§ Directions: A complete, exact copy of the records below is the required result.

(Saved entries)

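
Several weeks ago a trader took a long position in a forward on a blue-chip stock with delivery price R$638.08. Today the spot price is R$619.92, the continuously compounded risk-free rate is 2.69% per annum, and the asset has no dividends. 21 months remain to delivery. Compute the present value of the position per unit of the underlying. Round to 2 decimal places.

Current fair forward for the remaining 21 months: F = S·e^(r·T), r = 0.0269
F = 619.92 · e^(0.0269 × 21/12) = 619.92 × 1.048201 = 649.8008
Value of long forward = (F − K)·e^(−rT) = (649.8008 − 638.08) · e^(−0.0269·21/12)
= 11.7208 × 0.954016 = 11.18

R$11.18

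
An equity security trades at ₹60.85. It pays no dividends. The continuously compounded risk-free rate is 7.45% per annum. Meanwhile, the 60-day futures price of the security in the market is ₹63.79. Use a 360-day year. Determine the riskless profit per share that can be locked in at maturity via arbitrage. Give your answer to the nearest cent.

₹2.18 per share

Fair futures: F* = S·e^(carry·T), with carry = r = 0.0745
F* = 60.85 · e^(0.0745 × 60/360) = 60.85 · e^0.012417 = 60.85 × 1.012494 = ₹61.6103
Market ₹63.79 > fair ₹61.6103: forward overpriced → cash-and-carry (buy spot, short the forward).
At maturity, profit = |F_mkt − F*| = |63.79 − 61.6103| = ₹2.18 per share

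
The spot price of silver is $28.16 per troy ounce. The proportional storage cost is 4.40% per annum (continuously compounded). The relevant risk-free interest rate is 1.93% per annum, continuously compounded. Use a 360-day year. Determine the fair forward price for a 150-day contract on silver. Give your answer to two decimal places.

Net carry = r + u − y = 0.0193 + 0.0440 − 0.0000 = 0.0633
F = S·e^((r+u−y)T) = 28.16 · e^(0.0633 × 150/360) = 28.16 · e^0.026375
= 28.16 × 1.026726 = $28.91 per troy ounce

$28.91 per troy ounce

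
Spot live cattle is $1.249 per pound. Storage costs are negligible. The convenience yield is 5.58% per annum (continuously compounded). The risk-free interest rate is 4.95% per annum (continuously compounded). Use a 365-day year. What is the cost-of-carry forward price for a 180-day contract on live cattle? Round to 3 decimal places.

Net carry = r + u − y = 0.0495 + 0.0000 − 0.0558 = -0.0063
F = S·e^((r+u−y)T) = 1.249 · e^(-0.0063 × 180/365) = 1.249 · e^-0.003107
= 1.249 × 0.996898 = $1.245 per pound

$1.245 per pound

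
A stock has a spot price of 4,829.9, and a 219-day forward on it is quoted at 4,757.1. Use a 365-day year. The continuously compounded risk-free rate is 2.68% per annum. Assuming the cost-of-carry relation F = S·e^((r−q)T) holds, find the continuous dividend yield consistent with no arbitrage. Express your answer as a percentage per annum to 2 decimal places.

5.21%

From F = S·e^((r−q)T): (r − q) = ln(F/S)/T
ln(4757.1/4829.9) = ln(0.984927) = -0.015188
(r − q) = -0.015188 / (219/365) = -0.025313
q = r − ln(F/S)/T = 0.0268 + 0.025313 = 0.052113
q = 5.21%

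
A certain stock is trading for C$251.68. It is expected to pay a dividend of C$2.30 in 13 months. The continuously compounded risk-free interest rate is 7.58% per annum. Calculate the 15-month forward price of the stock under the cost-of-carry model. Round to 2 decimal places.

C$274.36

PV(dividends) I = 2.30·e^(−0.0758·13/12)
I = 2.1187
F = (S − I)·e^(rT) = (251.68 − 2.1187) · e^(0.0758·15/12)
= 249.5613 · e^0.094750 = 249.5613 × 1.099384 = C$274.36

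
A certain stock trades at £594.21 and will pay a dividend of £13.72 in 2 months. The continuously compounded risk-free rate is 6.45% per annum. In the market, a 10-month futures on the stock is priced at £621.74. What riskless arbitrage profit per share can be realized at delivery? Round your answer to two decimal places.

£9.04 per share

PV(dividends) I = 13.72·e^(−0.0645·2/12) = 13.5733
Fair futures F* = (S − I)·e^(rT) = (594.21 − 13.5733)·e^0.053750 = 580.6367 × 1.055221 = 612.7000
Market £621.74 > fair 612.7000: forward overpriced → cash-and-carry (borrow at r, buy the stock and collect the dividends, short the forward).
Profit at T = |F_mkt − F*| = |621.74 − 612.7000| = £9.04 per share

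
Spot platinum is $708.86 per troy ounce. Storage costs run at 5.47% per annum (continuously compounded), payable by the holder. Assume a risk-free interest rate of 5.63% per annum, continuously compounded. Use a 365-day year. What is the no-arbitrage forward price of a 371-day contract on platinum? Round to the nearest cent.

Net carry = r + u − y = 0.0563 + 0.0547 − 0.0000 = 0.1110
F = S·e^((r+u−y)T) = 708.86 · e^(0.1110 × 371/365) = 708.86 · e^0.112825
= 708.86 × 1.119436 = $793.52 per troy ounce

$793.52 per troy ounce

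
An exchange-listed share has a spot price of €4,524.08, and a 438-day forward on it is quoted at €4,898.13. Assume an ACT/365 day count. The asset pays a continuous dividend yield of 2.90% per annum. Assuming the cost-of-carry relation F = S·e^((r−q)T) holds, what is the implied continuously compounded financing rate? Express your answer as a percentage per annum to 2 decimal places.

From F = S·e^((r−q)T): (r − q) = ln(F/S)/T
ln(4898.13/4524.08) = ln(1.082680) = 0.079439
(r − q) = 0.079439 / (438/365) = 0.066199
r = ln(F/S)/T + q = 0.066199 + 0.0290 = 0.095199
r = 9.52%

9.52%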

§ Response area:
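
Several weeks ago a trader took a long position in a forward on a blue-chip stock with delivery price R$638.08. Today the spot price is R$619.92, the continuously compounded risk-free rate is 2.69% per annum, and the asset has no dividends. 21 months remain to delivery. Compute the present value of the position per unit of the underlying. Round to 2 decimal places.

Current fair forward for the remaining 21 months: F = S·e^(r·T), r = 0.0269
F = 619.92 · e^(0.0269 × 21/12) = 619.92 × 1.048201 = 649.8008
Value of long forward = (F − K)·e^(−rT) = (649.8008 − 638.08) · e^(−0.0269·21/12)
= 11.7208 × 0.954016 = 11.18

R$11.18

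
An equity security trades at ₹60.85. It pays no dividends. The continuously compounded risk-free rate is 7.45% per annum. Meanwhile, the 60-day futures price of the security in the market is ₹63.79. Use a 360-day year. Determine the riskless profit per share that can be locked in at maturity via arbitrage. Give your answer to the nearest cent.

₹2.18 per share

Fair futures: F* = S·e^(carry·T), with carry = r = 0.0745
F* = 60.85 · e^(0.0745 × 60/360) = 60.85 · e^0.012417 = 60.85 × 1.012494 = ₹61.6103
Market ₹63.79 > fair ₹61.6103: forward overpriced → cash-and-carry (buy spot, short the forward).
At maturity, profit = |F_mkt − F*| = |63.79 − 61.6103| = ₹2.18 per share

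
The spot price of silver is $28.16 per troy ounce. The proportional storage cost is 4.40% per annum (continuously compounded). The relevant risk-free interest rate is 1.93% per annum, continuously compounded. Use a 360-day year. Determine the fair forward price for a 150-day contract on silver. Give your answer to two decimal places.

Net carry = r + u − y = 0.0193 + 0.0440 − 0.0000 = 0.0633
F = S·e^((r+u−y)T) = 28.16 · e^(0.0633 × 150/360) = 28.16 · e^0.026375
= 28.16 × 1.026726 = $28.91 per troy ounce

$28.91 per troy ounce

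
Spot live cattle is $1.249 per pound. Storage costs are negligible. The convenience yield is 5.58% per annum (continuously compounded). The risk-free interest rate is 4.95% per annum (continuously compounded). Use a 365-day year. What is the cost-of-carry forward price for a 180-day contract on live cattle? Round to 3 decimal places.

Net carry = r + u − y = 0.0495 + 0.0000 − 0.0558 = -0.0063
F = S·e^((r+u−y)T) = 1.249 · e^(-0.0063 × 180/365) = 1.249 · e^-0.003107
= 1.249 × 0.996898 = $1.245 per pound

$1.245 per pound

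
A stock has a spot price of 4,829.9, and a 219-day forward on it is quoted at 4,757.1. Use a 365-day year. The continuously compounded risk-free rate is 2.68% per annum. Assuming the cost-of-carry relation F = S·e^((r−q)T) holds, find the continuous dividend yield consistent with no arbitrage. Express your answer as a percentage per annum to 2 decimal places.

5.21%

From F = S·e^((r−q)T): (r − q) = ln(F/S)/T
ln(4757.1/4829.9) = ln(0.984927) = -0.015188
(r − q) = -0.015188 / (219/365) = -0.025313
q = r − ln(F/S)/T = 0.0268 + 0.025313 = 0.052113
q = 5.21%

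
A certain stock is trading for C$251.68. It is expected to pay a dividend of C$2.30 in 13 months. The continuously compounded risk-free interest rate is 7.58% per annum. Calculate the 15-month forward price of the stock under the cost-of-carry model. Round to 2 decimal places.

C$274.36

PV(dividends) I = 2.30·e^(−0.0758·13/12)
I = 2.1187
F = (S − I)·e^(rT) = (251.68 − 2.1187) · e^(0.0758·15/12)
= 249.5613 · e^0.094750 = 249.5613 × 1.099384 = C$274.36

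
A certain stock trades at £594.21 and will pay a dividend of £13.72 in 2 months. The continuously compounded risk-free rate is 6.45% per annum. In the market, a 10-month futures on the stock is priced at £621.74. What riskless arbitrage profit per share can be realized at delivery? Round your answer to two decimal places.

£9.04 per share

PV(dividends) I = 13.72·e^(−0.0645·2/12) = 13.5733
Fair futures F* = (S − I)·e^(rT) = (594.21 − 13.5733)·e^0.053750 = 580.6367 × 1.055221 = 612.7000
Market £621.74 > fair 612.7000: forward overpriced → cash-and-carry (borrow at r, buy the stock and collect the dividends, short the forward).
Profit at T = |F_mkt − F*| = |621.74 − 612.7000| = £9.04 per share

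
Spot platinum is $708.86 per troy ounce. Storage costs run at 5.47% per annum (continuously compounded), payable by the holder. Assume a risk-free interest rate of 5.63% per annum, continuously compounded. Use a 365-day year. What is the no-arbitrage forward price of a 371-day contract on platinum? Round to the nearest cent.

Net carry = r + u − y = 0.0563 + 0.0547 − 0.0000 = 0.1110
F = S·e^((r+u−y)T) = 708.86 · e^(0.1110 × 371/365) = 708.86 · e^0.112825
= 708.86 × 1.119436 = $793.52 per troy ounce

$793.52 per troy ounce

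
An exchange-listed share has a spot price of €4,524.08, and a 438-day forward on it is quoted at €4,898.13. Assume an ACT/365 day count. The asset pays a continuous dividend yield of 2.90% per annum. Assuming the cost-of-carry relation F = S·e^((r−q)T) holds, what is the implied continuously compounded financing rate? Express your answer as a percentage per annum to 2 decimal places.

From F = S·e^((r−q)T): (r − q) = ln(F/S)/T
ln(4898.13/4524.08) = ln(1.082680) = 0.079439
(r − q) = 0.079439 / (438/365) = 0.066199
r = ln(F/S)/T + q = 0.066199 + 0.0290 = 0.095199
r = 9.52%

9.52%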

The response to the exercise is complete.